(What to work on) Both the line with "Parameter domains: g in 1..13; x in 0..8." and the line with "#1: g=8, x=6" in the records below must appear in the output, along with every line between them, exactly and with nothing added.

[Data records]
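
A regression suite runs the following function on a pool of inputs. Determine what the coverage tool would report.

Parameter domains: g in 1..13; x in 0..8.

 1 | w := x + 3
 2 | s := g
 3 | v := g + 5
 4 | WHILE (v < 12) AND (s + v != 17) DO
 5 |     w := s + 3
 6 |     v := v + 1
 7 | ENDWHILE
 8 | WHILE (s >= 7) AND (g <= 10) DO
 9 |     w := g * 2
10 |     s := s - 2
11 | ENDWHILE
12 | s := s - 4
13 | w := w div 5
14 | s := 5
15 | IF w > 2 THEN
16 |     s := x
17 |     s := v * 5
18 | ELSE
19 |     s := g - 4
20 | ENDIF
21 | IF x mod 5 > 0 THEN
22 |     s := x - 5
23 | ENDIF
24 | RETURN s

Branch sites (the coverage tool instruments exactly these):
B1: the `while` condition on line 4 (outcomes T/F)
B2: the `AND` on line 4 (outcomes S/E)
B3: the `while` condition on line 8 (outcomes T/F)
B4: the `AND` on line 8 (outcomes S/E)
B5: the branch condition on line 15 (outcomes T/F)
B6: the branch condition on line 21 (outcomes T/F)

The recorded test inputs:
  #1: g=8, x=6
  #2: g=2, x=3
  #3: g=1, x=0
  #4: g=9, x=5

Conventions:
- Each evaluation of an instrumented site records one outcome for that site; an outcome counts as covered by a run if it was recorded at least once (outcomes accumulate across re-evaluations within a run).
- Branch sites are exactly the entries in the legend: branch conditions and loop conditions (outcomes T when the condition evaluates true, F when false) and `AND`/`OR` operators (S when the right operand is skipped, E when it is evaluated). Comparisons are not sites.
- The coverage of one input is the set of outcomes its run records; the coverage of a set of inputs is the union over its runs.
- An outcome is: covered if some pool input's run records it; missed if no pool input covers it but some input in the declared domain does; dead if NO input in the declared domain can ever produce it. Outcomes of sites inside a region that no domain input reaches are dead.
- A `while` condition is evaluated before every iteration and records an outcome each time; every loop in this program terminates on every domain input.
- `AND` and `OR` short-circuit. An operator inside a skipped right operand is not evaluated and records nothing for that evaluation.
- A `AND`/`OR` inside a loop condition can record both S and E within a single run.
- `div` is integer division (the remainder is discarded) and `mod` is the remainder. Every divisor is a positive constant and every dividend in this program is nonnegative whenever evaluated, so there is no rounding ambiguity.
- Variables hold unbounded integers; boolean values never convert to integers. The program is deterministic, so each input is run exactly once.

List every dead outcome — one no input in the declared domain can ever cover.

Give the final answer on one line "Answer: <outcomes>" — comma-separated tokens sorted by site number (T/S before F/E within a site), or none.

sweeping the full domain (117 inputs) for each outcome:
  reachable outcomes have witnesses, e.g. B1=T (e.g. g=1, x=0), B1=F (e.g. g=1, x=0), B2=S (e.g. g=1, x=0), B2=E (e.g. g=1, x=0)

Answer: none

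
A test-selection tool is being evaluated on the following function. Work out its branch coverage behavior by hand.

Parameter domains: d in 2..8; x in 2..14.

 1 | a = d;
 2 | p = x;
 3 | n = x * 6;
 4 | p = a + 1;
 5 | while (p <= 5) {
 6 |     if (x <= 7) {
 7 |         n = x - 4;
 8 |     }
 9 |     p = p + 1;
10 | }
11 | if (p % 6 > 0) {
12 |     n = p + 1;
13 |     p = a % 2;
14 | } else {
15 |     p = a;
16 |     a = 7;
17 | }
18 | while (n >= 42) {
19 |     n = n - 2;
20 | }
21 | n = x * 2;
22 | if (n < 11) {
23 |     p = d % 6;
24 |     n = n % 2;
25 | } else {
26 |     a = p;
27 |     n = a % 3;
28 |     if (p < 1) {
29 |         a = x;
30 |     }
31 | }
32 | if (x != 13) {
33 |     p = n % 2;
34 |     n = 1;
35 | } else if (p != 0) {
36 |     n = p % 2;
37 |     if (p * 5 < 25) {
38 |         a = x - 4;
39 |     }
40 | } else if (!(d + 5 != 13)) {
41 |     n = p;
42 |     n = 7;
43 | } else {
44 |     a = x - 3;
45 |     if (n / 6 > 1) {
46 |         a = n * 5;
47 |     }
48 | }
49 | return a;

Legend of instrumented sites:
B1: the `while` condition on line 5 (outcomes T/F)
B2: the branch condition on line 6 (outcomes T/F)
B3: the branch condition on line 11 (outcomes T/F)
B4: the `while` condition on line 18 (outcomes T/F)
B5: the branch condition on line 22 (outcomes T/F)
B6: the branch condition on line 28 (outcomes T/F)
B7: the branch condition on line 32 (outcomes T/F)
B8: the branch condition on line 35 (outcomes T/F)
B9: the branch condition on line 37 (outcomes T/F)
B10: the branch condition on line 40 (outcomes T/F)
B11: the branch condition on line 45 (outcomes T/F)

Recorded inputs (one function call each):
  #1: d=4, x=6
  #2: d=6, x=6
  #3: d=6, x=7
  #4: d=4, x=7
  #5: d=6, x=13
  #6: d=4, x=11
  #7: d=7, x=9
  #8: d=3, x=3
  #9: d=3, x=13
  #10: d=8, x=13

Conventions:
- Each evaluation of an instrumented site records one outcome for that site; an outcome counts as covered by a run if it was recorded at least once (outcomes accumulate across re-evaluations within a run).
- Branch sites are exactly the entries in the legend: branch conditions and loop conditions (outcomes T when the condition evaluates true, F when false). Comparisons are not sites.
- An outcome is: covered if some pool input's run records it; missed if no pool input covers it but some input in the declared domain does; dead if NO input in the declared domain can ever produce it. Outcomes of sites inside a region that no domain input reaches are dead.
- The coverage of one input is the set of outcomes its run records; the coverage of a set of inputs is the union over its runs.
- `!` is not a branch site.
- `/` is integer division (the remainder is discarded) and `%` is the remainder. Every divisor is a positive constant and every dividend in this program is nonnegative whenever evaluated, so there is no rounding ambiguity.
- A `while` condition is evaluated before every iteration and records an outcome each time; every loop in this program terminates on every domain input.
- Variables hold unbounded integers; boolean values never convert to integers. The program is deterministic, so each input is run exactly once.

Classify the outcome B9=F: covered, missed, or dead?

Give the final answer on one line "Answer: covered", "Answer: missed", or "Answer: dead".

no pool input records B9=F
but domain input (d=5, x=13) does record it -> reachable, so missed

Answer: missed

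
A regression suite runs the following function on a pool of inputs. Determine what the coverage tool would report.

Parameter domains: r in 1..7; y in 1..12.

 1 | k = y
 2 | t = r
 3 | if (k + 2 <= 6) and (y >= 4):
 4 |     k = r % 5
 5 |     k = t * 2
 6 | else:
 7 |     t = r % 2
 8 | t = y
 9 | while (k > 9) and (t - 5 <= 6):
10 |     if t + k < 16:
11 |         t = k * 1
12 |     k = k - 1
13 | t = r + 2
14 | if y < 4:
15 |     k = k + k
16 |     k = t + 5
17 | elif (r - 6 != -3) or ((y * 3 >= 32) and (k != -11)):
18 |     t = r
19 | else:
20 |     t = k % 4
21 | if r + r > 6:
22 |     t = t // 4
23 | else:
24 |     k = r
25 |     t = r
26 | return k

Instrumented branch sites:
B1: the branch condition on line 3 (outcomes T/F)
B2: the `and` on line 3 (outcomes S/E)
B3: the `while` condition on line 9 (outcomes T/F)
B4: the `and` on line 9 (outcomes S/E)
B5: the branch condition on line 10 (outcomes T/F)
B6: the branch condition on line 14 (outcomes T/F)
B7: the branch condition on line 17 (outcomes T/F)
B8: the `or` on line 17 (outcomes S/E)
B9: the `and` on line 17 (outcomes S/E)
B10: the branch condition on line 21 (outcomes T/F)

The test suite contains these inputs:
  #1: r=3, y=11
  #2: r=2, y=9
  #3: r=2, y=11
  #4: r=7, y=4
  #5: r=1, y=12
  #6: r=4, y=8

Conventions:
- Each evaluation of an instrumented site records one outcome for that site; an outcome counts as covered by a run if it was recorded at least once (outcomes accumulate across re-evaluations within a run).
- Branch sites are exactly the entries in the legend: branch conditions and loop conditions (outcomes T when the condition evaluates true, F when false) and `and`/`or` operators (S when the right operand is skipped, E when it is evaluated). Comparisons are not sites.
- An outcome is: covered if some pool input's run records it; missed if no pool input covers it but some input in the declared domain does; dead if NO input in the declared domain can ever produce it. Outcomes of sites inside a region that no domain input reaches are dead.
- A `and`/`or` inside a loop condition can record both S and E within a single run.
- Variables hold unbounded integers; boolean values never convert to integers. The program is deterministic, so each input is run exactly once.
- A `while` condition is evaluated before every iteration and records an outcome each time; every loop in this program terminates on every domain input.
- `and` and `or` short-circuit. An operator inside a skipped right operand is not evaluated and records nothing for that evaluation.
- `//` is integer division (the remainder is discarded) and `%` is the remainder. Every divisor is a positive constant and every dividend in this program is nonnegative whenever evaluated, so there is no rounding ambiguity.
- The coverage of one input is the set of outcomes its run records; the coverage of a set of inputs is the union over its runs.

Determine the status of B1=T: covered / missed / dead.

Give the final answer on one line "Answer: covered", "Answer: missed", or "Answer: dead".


B1=T is recorded by pool input(s) 4 -> covered
Answer: covered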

(Reply)
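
Parameter domains: g in 1..13; x in 0..8.

 1 | w := x + 3
 2 | s := g
 3 | v := g + 5
 4 | WHILE (v < 12) AND (s + v != 17) DO
 5 |     w := s + 3
 6 |     v := v + 1
 7 | ENDWHILE
 8 | WHILE (s >= 7) AND (g <= 10) DO
 9 |     w := g * 2
10 |     s := s - 2
11 | ENDWHILE
12 | s := s - 4
13 | w := w div 5
14 | s := 5
15 | IF w > 2 THEN
16 |     s := x
17 |     s := v * 5
18 | ELSE
19 |     s := g - 4
20 | ENDIF
21 | IF x mod 5 > 0 THEN
22 |     s := x - 5
23 | ENDIF
24 | RETURN s

Branch sites (the coverage tool instruments exactly these):
B1: the `while` condition on line 4 (outcomes T/F)
B2: the `AND` on line 4 (outcomes S/E)
B3: the `while` condition on line 8 (outcomes T/F)
B4: the `AND` on line 8 (outcomes S/E)
B5: the branch condition on line 15 (outcomes T/F)
B6: the branch condition on line 21 (outcomes T/F)

The recorded test inputs:
  #1: g=8, x=6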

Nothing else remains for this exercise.